* ASSIGNMENT
Set out each line from the following listing that includes the word "project".

* DATA PROVIDED
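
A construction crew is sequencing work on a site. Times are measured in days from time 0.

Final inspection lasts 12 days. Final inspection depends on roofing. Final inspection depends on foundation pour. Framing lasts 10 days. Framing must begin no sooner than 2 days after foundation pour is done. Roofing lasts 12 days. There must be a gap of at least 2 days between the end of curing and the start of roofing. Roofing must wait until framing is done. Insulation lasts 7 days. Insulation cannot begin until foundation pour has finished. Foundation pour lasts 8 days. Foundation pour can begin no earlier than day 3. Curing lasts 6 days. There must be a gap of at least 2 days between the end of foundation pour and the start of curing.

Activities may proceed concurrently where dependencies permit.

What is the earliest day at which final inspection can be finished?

47

Foundation pour cannot begin until its own release at day 3. It runs from day 3 to 3 + 8 = day 11.
Framing cannot begin until foundation pour (finishes day 11, plus 2-day gap → day 13). It runs from day 13 to 13 + 10 = day 23.
Curing waits on foundation pour (finishes day 11, plus 2-day gap → day 13), so it starts at day 13 and finishes at 13 + 6 = day 19.
Roofing needs all of curing (finishes day 19, plus 2-day gap → day 21); framing (finishes day 23). That puts its earliest start at day 23; it finishes at 23 + 12 = day 35.
For final inspection: roofing (finishes day 35); foundation pour (finishes day 11). Taking the maximum gives a start of day 35, and it finishes at 35 + 12 = day 47.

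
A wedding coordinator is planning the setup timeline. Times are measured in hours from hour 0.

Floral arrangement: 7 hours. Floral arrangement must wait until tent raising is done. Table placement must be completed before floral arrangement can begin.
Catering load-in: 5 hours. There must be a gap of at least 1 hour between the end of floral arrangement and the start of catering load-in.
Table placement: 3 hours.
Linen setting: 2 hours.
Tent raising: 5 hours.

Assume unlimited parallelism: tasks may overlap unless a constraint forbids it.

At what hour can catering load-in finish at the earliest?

Nothing blocks table placement, so it runs from hour 0 to hour 3.
Tent raising has no prerequisites, so it starts at hour 0 and finishes at hour 5.
For floral arrangement: tent raising (finishes hour 5); table placement (finishes hour 3). Taking the maximum gives a start of hour 5, and it finishes at 5 + 7 = hour 12.
Catering load-in waits on floral arrangement (finishes hour 12, plus 1-hour gap → hour 13), so it starts at hour 13 and finishes at 13 + 5 = hour 18.

18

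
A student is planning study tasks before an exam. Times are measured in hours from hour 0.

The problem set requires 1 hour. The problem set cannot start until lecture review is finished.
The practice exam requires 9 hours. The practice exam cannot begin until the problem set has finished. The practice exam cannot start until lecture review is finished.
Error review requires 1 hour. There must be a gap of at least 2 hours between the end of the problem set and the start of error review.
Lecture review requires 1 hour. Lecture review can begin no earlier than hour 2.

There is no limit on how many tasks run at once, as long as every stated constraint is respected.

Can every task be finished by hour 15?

Lecture review waits on its own release at hour 2, so it starts at hour 2 and finishes at 2 + 1 = hour 3.
After lecture review (finishes hour 3), the problem set can start at hour 3 and finishes at hour 4.
Error review cannot begin until the problem set (finishes hour 4, plus 2-hour gap → hour 6). It runs from hour 6 to 6 + 1 = hour 7.
The practice exam has to wait for the problem set (finishes hour 4); lecture review (finishes hour 3). The latest of these is hour 4, so the practice exam runs hour 4 to 4 + 9 = hour 13.
Every task is finished by hour 13, which is no later than the deadline of 15, so the schedule is feasible.

Yes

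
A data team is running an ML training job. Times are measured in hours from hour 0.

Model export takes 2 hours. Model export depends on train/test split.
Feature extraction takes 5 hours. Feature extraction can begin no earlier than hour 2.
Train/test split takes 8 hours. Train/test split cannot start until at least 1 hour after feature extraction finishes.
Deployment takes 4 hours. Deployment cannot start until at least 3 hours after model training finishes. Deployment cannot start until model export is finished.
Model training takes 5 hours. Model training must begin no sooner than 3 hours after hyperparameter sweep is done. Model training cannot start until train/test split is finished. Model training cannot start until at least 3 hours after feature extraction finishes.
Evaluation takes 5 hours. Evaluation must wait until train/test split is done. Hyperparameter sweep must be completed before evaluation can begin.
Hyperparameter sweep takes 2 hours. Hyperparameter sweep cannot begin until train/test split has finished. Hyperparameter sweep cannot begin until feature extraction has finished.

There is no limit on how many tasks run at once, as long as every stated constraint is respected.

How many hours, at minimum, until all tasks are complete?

After its own release at hour 2, feature extraction can start at hour 2 and finishes at hour 7.
After feature extraction (finishes hour 7, plus 1-hour gap → hour 8), train/test split can start at hour 8 and finishes at hour 16.
After train/test split (finishes hour 16), model export can start at hour 16 and finishes at hour 18.
Hyperparameter sweep cannot start until train/test split (finishes hour 16); feature extraction (finishes hour 7). The controlling bound is hour 16, so hyperparameter sweep finishes at 16 + 2 = hour 18.
Evaluation has to wait for train/test split (finishes hour 16); hyperparameter sweep (finishes hour 18). The latest of these is hour 18, so evaluation runs hour 18 to 18 + 5 = hour 23.
Model training needs all of hyperparameter sweep (finishes hour 18, plus 3-hour gap → hour 21); train/test split (finishes hour 16); feature extraction (finishes hour 7, plus 3-hour gap → hour 10). That puts its earliest start at hour 21; it finishes at 21 + 5 = hour 26.
For deployment: model training (finishes hour 26, plus 3-hour gap → hour 29); model export (finishes hour 18). Taking the maximum gives a start of hour 29, and it finishes at 29 + 4 = hour 33.
All tasks are finished once the last one completes. Finish times: Feature extraction at 7, Train/test split at 16, Hyperparameter sweep at 18, Model training at 26, Evaluation at 23, Model export at 18, Deployment at 33. The latest is hour 33.

33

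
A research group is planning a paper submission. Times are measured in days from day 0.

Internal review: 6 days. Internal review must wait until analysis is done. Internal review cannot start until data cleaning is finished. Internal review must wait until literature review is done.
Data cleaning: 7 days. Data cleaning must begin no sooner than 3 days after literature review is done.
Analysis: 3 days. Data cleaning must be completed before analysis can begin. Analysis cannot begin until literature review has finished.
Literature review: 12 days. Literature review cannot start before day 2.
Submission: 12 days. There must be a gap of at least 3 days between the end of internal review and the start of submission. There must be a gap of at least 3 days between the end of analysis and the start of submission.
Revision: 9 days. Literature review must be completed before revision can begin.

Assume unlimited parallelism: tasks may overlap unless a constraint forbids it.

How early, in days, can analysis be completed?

27

Literature review waits on its own release at day 2, so it starts at day 2 and finishes at 2 + 12 = day 14.
Data cleaning waits on literature review (finishes day 14, plus 3-day gap → day 17), so it starts at day 17 and finishes at 17 + 7 = day 24.
Analysis needs all of data cleaning (finishes day 24); literature review (finishes day 14). That puts its earliest start at day 24; it finishes at 24 + 3 = day 27.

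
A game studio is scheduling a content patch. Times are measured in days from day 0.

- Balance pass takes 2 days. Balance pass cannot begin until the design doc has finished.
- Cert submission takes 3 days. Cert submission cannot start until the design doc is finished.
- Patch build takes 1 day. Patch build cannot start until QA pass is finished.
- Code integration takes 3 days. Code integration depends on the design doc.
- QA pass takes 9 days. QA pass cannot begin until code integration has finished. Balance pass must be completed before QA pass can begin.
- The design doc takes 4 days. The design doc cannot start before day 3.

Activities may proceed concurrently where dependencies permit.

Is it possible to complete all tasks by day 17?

No

After its own release at day 3, the design doc can start at day 3 and finishes at day 7.
Cert submission waits on the design doc (finishes day 7), so it starts at day 7 and finishes at 7 + 3 = day 10.
Balance pass cannot begin until the design doc (finishes day 7). It runs from day 7 to 7 + 2 = day 9.
After the design doc (finishes day 7), code integration can start at day 7 and finishes at day 10.
For QA pass: code integration (finishes day 10); balance pass (finishes day 9). Taking the maximum gives a start of day 10, and it finishes at 10 + 9 = day 19.
Patch build waits on QA pass (finishes day 19), so it starts at day 19 and finishes at 19 + 1 = day 20.
The earliest everything can be done is day 20, which is after the deadline of 17, so it is not possible.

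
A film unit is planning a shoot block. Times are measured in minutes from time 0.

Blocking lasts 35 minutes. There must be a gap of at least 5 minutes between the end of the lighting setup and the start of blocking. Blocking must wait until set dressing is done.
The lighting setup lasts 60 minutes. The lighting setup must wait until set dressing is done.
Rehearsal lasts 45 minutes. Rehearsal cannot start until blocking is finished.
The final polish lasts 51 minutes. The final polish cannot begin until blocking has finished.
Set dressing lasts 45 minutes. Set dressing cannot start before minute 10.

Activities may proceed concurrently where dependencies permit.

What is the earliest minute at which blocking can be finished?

Set dressing waits on its own release at minute 10, so it starts at minute 10 and finishes at 10 + 45 = minute 55.
The lighting setup cannot begin until set dressing (finishes minute 55). It runs from minute 55 to 55 + 60 = minute 115.
Blocking cannot start until the lighting setup (finishes minute 115, plus 5-minute gap → minute 120); set dressing (finishes minute 55). The controlling bound is minute 120, so blocking finishes at 120 + 35 = minute 155.

155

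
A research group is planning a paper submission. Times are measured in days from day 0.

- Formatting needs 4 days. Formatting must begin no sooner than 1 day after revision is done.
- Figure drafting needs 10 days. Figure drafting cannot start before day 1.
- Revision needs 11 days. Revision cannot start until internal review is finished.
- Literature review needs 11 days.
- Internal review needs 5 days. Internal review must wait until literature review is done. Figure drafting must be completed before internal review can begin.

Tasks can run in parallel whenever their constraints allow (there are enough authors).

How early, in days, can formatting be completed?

32

Figure drafting waits on its own release at day 1, so it starts at day 1 and finishes at 1 + 10 = day 11.
Nothing blocks literature review, so it runs from day 0 to day 11.
Internal review needs all of literature review (finishes day 11); figure drafting (finishes day 11). That puts its earliest start at day 11; it finishes at 11 + 5 = day 16.
Revision waits on internal review (finishes day 16), so it starts at day 16 and finishes at 16 + 11 = day 27.
After revision (finishes day 27, plus 1-day gap → day 28), formatting can start at day 28 and finishes at day 32.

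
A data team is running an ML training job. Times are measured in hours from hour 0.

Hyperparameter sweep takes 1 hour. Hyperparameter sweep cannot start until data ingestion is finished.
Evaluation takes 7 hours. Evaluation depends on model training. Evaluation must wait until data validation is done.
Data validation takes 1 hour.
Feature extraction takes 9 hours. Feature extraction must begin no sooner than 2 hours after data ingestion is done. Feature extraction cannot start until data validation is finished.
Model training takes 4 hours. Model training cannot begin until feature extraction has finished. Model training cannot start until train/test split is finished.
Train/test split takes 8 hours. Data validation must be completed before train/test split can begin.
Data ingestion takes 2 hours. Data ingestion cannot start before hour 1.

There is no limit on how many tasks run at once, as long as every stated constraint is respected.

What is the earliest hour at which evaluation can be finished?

25

Nothing blocks data validation, so it runs from hour 0 to hour 1.
After data validation (finishes hour 1), train/test split can start at hour 1 and finishes at hour 9.
Data ingestion cannot begin until its own release at hour 1. It runs from hour 1 to 1 + 2 = hour 3.
For feature extraction: data ingestion (finishes hour 3, plus 2-hour gap → hour 5); data validation (finishes hour 1). Taking the maximum gives a start of hour 5, and it finishes at 5 + 9 = hour 14.
Model training has to wait for feature extraction (finishes hour 14); train/test split (finishes hour 9). The latest of these is hour 14, so model training runs hour 14 to 14 + 4 = hour 18.
Evaluation has to wait for model training (finishes hour 18); data validation (finishes hour 1). The latest of these is hour 18, so evaluation runs hour 18 to 18 + 7 = hour 25.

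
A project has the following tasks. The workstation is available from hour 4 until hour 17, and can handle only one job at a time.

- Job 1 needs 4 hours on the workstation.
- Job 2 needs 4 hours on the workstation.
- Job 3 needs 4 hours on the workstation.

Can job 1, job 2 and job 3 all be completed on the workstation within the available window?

The workstation window is 17 − 4 = 13 hours.
Running back to back, the jobs need 4 + 4 + 4 = 12 hours on the workstation.
Since 12 ≤ 13, they fit within the window.

Yes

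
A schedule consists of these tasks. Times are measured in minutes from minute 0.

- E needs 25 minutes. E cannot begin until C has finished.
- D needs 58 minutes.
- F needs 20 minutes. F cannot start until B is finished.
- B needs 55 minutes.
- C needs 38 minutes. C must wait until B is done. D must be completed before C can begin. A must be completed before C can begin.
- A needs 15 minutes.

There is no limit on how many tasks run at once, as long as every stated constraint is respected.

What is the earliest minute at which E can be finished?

D has no prerequisites, so it starts at minute 0 and finishes at minute 58.
Nothing blocks B, so it runs from minute 0 to minute 55.
A has no prerequisites, so it starts at minute 0 and finishes at minute 15.
C cannot start until B (finishes minute 55); D (finishes minute 58); A (finishes minute 15). The controlling bound is minute 58, so C finishes at 58 + 38 = minute 96.
E cannot begin until C (finishes minute 96). It runs from minute 96 to 96 + 25 = minute 121.

121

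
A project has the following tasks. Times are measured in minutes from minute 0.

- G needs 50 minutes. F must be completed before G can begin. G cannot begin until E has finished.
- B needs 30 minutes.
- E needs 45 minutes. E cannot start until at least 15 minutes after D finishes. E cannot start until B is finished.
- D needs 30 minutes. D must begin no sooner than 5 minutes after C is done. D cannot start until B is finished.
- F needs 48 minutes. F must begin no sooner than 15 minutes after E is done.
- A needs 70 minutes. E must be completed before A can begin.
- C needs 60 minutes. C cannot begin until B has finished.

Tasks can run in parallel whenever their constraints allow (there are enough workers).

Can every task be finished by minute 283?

B has no prerequisites, so it starts at minute 0 and finishes at minute 30.
C cannot begin until B (finishes minute 30). It runs from minute 30 to 30 + 60 = minute 90.
D has to wait for C (finishes minute 90, plus 5-minute gap → minute 95); B (finishes minute 30). The latest of these is minute 95, so D runs minute 95 to 95 + 30 = minute 125.
For E: D (finishes minute 125, plus 15-minute gap → minute 140); B (finishes minute 30). Taking the maximum gives a start of minute 140, and it finishes at 140 + 45 = minute 185.
After E (finishes minute 185, plus 15-minute gap → minute 200), F can start at minute 200 and finishes at minute 248.
G cannot start until F (finishes minute 248); E (finishes minute 185). The controlling bound is minute 248, so G finishes at 248 + 50 = minute 298.
After E (finishes minute 185), A can start at minute 185 and finishes at minute 255.
The earliest everything can be done is minute 298, which is after the deadline of 283, so it is not possible.

No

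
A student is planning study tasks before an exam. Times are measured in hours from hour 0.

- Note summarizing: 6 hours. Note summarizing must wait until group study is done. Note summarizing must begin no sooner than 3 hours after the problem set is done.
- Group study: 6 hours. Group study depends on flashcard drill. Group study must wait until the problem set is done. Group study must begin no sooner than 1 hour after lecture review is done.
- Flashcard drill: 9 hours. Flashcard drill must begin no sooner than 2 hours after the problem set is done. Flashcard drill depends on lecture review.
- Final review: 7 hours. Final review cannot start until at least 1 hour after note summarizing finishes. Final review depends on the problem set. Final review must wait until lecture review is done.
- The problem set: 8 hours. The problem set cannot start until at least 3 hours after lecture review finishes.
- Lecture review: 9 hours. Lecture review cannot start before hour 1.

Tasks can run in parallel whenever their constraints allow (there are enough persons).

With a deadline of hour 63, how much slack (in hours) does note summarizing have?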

* ANSWER SECTION
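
A project has the following tasks. The workstation is available from hour 4 until hour 17, and can handle only one job at a time.
A project has the following tasks. Times are measured in minutes from minute 0.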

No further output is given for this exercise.